:: What needs to be done ::
Output the entries below so that they read exactly as they do now.

:: Input records ::

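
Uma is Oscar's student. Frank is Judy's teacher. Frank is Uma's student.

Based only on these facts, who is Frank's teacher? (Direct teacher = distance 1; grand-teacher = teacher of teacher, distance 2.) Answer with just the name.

Answer: Uma

Derivation:
Reconstructing the teacher chain from the given facts:
  Oscar -> Uma -> Frank -> Judy
(each arrow means 'teacher of the next')
Positions in the chain (0 = top):
  position of Oscar: 0
  position of Uma: 1
  position of Frank: 2
  position of Judy: 3

Frank is at position 2; the teacher is 1 step up the chain, i.e. position 1: Uma.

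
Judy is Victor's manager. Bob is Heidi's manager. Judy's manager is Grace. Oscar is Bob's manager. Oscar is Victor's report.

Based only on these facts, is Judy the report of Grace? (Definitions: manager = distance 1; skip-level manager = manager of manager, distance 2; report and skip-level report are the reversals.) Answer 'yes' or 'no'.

Answer: yes

Derivation:
Reconstructing the manager chain from the given facts:
  Grace -> Judy -> Victor -> Oscar -> Bob -> Heidi
(each arrow means 'manager of the next')
Positions in the chain (0 = top):
  position of Grace: 0
  position of Judy: 1
  position of Victor: 2
  position of Oscar: 3
  position of Bob: 4
  position of Heidi: 5

Judy is at position 1, Grace is at position 0; signed distance (j - i) = -1.
'report' requires j - i = -1. Actual distance is -1, so the relation HOLDS.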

:: Answer space ::
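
Uma is Oscar's student. Frank is Judy's teacher. Frank is Uma's student.

Based only on these facts, who is Frank's teacher? (Direct teacher = distance 1; grand-teacher = teacher of teacher, distance 2.) Answer with just the name.

Answer: Uma

Derivation:
Reconstructing the teacher chain from the given facts:
  Oscar -> Uma -> Frank -> Judy
(each arrow means 'teacher of the next')
Positions in the chain (0 = top):
  position of Oscar: 0
  position of Uma: 1
  position of Frank: 2
  position of Judy: 3

Frank is at position 2; the teacher is 1 step up the chain, i.e. position 1: Uma.

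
Judy is Victor's manager. Bob is Heidi's manager. Judy's manager is Grace. Oscar is Bob's manager. Oscar is Victor's report.

Based only on these facts, is Judy the report of Grace? (Definitions: manager = distance 1; skip-level manager = manager of manager, distance 2; report and skip-level report are the reversals.) Answer 'yes' or 'no'.

Answer: yes

Derivation:
Reconstructing the manager chain from the given facts:
  Grace -> Judy -> Victor -> Oscar -> Bob -> Heidi
(each arrow means 'manager of the next')
Positions in the chain (0 = top):
  position of Grace: 0
  position of Judy: 1
  position of Victor: 2
  position of Oscar: 3
  position of Bob: 4
  position of Heidi: 5

Judy is at position 1, Grace is at position 0; signed distance (j - i) = -1.
'report' requires j - i = -1. Actual distance is -1, so the relation HOLDS.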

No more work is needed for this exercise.